# WHAT TO DO
Copy the listing out in full. Keep every word as it is.

- Opening Delimiter -

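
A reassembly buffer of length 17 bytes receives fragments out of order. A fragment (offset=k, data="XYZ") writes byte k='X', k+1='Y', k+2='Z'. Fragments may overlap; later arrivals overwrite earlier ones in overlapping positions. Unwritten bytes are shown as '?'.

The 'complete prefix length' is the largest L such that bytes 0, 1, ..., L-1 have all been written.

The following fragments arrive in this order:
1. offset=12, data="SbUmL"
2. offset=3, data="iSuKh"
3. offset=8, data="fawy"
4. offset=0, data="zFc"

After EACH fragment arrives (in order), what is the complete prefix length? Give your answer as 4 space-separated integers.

Answer: 0 0 0 17

Derivation:
Fragment 1: offset=12 data="SbUmL" -> buffer=????????????SbUmL -> prefix_len=0
Fragment 2: offset=3 data="iSuKh" -> buffer=???iSuKh????SbUmL -> prefix_len=0
Fragment 3: offset=8 data="fawy" -> buffer=???iSuKhfawySbUmL -> prefix_len=0
Fragment 4: offset=0 data="zFc" -> buffer=zFciSuKhfawySbUmL -> prefix_len=17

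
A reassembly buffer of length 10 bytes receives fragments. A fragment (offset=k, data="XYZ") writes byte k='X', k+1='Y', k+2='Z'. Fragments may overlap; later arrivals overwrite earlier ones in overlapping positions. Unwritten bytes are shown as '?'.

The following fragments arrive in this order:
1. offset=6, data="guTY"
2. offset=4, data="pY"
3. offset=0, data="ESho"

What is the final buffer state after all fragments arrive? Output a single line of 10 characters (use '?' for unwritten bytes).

Fragment 1: offset=6 data="guTY" -> buffer=??????guTY
Fragment 2: offset=4 data="pY" -> buffer=????pYguTY
Fragment 3: offset=0 data="ESho" -> buffer=EShopYguTY

Answer: EShopYguTY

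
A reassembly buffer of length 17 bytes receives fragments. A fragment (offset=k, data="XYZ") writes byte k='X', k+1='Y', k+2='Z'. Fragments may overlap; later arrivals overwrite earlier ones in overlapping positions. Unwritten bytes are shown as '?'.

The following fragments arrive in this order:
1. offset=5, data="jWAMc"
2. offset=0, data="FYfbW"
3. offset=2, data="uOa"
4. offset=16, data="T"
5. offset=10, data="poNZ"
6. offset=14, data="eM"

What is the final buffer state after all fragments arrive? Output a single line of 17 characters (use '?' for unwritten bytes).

Fragment 1: offset=5 data="jWAMc" -> buffer=?????jWAMc???????
Fragment 2: offset=0 data="FYfbW" -> buffer=FYfbWjWAMc???????
Fragment 3: offset=2 data="uOa" -> buffer=FYuOajWAMc???????
Fragment 4: offset=16 data="T" -> buffer=FYuOajWAMc??????T
Fragment 5: offset=10 data="poNZ" -> buffer=FYuOajWAMcpoNZ??T
Fragment 6: offset=14 data="eM" -> buffer=FYuOajWAMcpoNZeMT

Answer: FYuOajWAMcpoNZeMT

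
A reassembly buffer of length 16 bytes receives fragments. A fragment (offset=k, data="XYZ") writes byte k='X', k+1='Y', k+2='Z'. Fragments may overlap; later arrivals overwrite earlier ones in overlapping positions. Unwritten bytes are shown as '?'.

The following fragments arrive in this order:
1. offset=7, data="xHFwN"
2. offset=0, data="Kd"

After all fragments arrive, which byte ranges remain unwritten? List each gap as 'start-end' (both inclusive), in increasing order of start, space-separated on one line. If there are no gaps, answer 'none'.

Fragment 1: offset=7 len=5
Fragment 2: offset=0 len=2
Gaps: 2-6 12-15

Answer: 2-6 12-15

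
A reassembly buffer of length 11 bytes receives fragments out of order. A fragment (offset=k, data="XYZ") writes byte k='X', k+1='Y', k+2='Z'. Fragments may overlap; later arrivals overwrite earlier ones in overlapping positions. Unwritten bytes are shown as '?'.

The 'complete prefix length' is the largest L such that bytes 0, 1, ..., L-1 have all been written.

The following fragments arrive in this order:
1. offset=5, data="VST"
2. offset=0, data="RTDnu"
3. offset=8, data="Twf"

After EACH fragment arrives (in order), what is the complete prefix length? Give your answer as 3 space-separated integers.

Fragment 1: offset=5 data="VST" -> buffer=?????VST??? -> prefix_len=0
Fragment 2: offset=0 data="RTDnu" -> buffer=RTDnuVST??? -> prefix_len=8
Fragment 3: offset=8 data="Twf" -> buffer=RTDnuVSTTwf -> prefix_len=11

Answer: 0 8 11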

- Closing Delimiter -

# SOLUTION FOR THIS TASK
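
A reassembly buffer of length 17 bytes receives fragments out of order. A fragment (offset=k, data="XYZ") writes byte k='X', k+1='Y', k+2='Z'. Fragments may overlap; later arrivals overwrite earlier ones in overlapping positions. Unwritten bytes are shown as '?'.

The 'complete prefix length' is the largest L such that bytes 0, 1, ..., L-1 have all been written.

The following fragments arrive in this order:
1. offset=12, data="SbUmL"
2. offset=3, data="iSuKh"
3. offset=8, data="fawy"
4. offset=0, data="zFc"

After EACH fragment arrives (in order), what is the complete prefix length? Give your answer as 4 space-separated integers.

Answer: 0 0 0 17

Derivation:
Fragment 1: offset=12 data="SbUmL" -> buffer=????????????SbUmL -> prefix_len=0
Fragment 2: offset=3 data="iSuKh" -> buffer=???iSuKh????SbUmL -> prefix_len=0
Fragment 3: offset=8 data="fawy" -> buffer=???iSuKhfawySbUmL -> prefix_len=0
Fragment 4: offset=0 data="zFc" -> buffer=zFciSuKhfawySbUmL -> prefix_len=17

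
A reassembly buffer of length 10 bytes receives fragments. A fragment (offset=k, data="XYZ") writes byte k='X', k+1='Y', k+2='Z'. Fragments may overlap; later arrivals overwrite earlier ones in overlapping positions. Unwritten bytes are shown as '?'.

The following fragments arrive in this order:
1. offset=6, data="guTY"
2. offset=4, data="pY"
3. offset=0, data="ESho"

What is the final buffer state after all fragments arrive? Output a single line of 10 characters (use '?' for unwritten bytes).

Fragment 1: offset=6 data="guTY" -> buffer=??????guTY
Fragment 2: offset=4 data="pY" -> buffer=????pYguTY
Fragment 3: offset=0 data="ESho" -> buffer=EShopYguTY

Answer: EShopYguTY

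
A reassembly buffer of length 17 bytes receives fragments. A fragment (offset=k, data="XYZ") writes byte k='X', k+1='Y', k+2='Z'. Fragments may overlap; later arrivals overwrite earlier ones in overlapping positions. Unwritten bytes are shown as '?'.

The following fragments arrive in this order:
1. offset=5, data="jWAMc"
2. offset=0, data="FYfbW"
3. offset=2, data="uOa"
4. offset=16, data="T"
5. offset=10, data="poNZ"
6. offset=14, data="eM"

What is the final buffer state after all fragments arrive? Output a single line of 17 characters (use '?' for unwritten bytes).

Fragment 1: offset=5 data="jWAMc" -> buffer=?????jWAMc???????
Fragment 2: offset=0 data="FYfbW" -> buffer=FYfbWjWAMc???????
Fragment 3: offset=2 data="uOa" -> buffer=FYuOajWAMc???????
Fragment 4: offset=16 data="T" -> buffer=FYuOajWAMc??????T
Fragment 5: offset=10 data="poNZ" -> buffer=FYuOajWAMcpoNZ??T
Fragment 6: offset=14 data="eM" -> buffer=FYuOajWAMcpoNZeMT

Answer: FYuOajWAMcpoNZeMT

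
A reassembly buffer of length 16 bytes receives fragments. A fragment (offset=k, data="XYZ") writes byte k='X', k+1='Y', k+2='Z'. Fragments may overlap; later arrivals overwrite earlier ones in overlapping positions. Unwritten bytes are shown as '?'.

The following fragments arrive in this order:
1. offset=7, data="xHFwN"
2. offset=0, data="Kd"

After all fragments arrive, which byte ranges remain unwritten? List each gap as 'start-end' (both inclusive), in increasing order of start, space-separated on one line. If there are no gaps, answer 'none'.

Fragment 1: offset=7 len=5
Fragment 2: offset=0 len=2
Gaps: 2-6 12-15

Answer: 2-6 12-15

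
A reassembly buffer of length 11 bytes receives fragments out of order. A fragment (offset=k, data="XYZ") writes byte k='X', k+1='Y', k+2='Z'. Fragments may overlap; later arrivals overwrite earlier ones in overlapping positions. Unwritten bytes are shown as '?'.

The 'complete prefix length' is the largest L such that bytes 0, 1, ..., L-1 have all been written.

The following fragments arrive in this order:
1. offset=5, data="VST"
2. offset=0, data="RTDnu"
3. offset=8, data="Twf"

After EACH fragment arrives (in order), what is the complete prefix length? Give your answer as 3 space-separated integers.

Fragment 1: offset=5 data="VST" -> buffer=?????VST??? -> prefix_len=0
Fragment 2: offset=0 data="RTDnu" -> buffer=RTDnuVST??? -> prefix_len=8
Fragment 3: offset=8 data="Twf" -> buffer=RTDnuVSTTwf -> prefix_len=11

Answer: 0 8 11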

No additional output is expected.